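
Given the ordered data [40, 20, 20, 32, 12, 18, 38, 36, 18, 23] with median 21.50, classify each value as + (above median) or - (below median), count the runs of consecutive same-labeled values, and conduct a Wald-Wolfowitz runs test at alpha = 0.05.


Step 1: Compute median = 21.50; label A = above, B = below.
Labels in order: ABBABBAABA  (n_A = 5, n_B = 5)
Step 2: Count runs R = 7.
Step 3: Under H0 (random ordering), E[R] = 2*n_A*n_B/(n_A+n_B) + 1 = 2*5*5/10 + 1 = 6.0000.
        Var[R] = 2*n_A*n_B*(2*n_A*n_B - n_A - n_B) / ((n_A+n_B)^2 * (n_A+n_B-1)) = 2000/900 = 2.2222.
        SD[R] = 1.4907.
Step 4: Continuity-corrected z = (R - 0.5 - E[R]) / SD[R] = (7 - 0.5 - 6.0000) / 1.4907 = 0.3354.
Step 5: Two-sided p-value via normal approximation = 2*(1 - Phi(|z|)) = 0.737316.
Step 6: alpha = 0.05. fail to reject H0.

R = 7, z = 0.3354, p = 0.737316, fail to reject H0.


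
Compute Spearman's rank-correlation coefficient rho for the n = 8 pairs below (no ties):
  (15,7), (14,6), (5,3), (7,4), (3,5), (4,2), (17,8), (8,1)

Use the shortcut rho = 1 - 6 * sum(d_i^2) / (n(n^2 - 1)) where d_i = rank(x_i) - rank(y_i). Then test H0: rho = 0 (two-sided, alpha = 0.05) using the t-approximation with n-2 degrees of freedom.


Step 1: Rank x and y separately (midranks; no ties here).
rank(x): 15->7, 14->6, 5->3, 7->4, 3->1, 4->2, 17->8, 8->5
rank(y): 7->7, 6->6, 3->3, 4->4, 5->5, 2->2, 8->8, 1->1
Step 2: d_i = R_x(i) - R_y(i); compute d_i^2.
  (7-7)^2=0, (6-6)^2=0, (3-3)^2=0, (4-4)^2=0, (1-5)^2=16, (2-2)^2=0, (8-8)^2=0, (5-1)^2=16
sum(d^2) = 32.
Step 3: rho = 1 - 6*32 / (8*(8^2 - 1)) = 1 - 192/504 = 0.619048.
Step 4: Under H0, t = rho * sqrt((n-2)/(1-rho^2)) = 1.9308 ~ t(6).
Step 5: Two-sided p-value from the t-distribution with 6 df = 0.101733.
Step 6: alpha = 0.05. fail to reject H0.

rho = 0.6190, p = 0.101733, fail to reject H0 at alpha = 0.05.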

* **Task requirements**
Lines from the one holding "Use the shortcut" to the last line of the records: return these exactly, and only these.

* **Final answer**
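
Use the shortcut rho = 1 - 6 * sum(d_i^2) / (n(n^2 - 1)) where d_i = rank(x_i) - rank(y_i). Then test H0: rho = 0 (two-sided, alpha = 0.05) using the t-approximation with n-2 degrees of freedom.


Step 1: Rank x and y separately (midranks; no ties here).
rank(x): 15->7, 14->6, 5->3, 7->4, 3->1, 4->2, 17->8, 8->5
rank(y): 7->7, 6->6, 3->3, 4->4, 5->5, 2->2, 8->8, 1->1
Step 2: d_i = R_x(i) - R_y(i); compute d_i^2.
  (7-7)^2=0, (6-6)^2=0, (3-3)^2=0, (4-4)^2=0, (1-5)^2=16, (2-2)^2=0, (8-8)^2=0, (5-1)^2=16
sum(d^2) = 32.
Step 3: rho = 1 - 6*32 / (8*(8^2 - 1)) = 1 - 192/504 = 0.619048.
Step 4: Under H0, t = rho * sqrt((n-2)/(1-rho^2)) = 1.9308 ~ t(6).
Step 5: Two-sided p-value from the t-distribution with 6 df = 0.101733.
Step 6: alpha = 0.05. fail to reject H0.

rho = 0.6190, p = 0.101733, fail to reject H0 at alpha = 0.05.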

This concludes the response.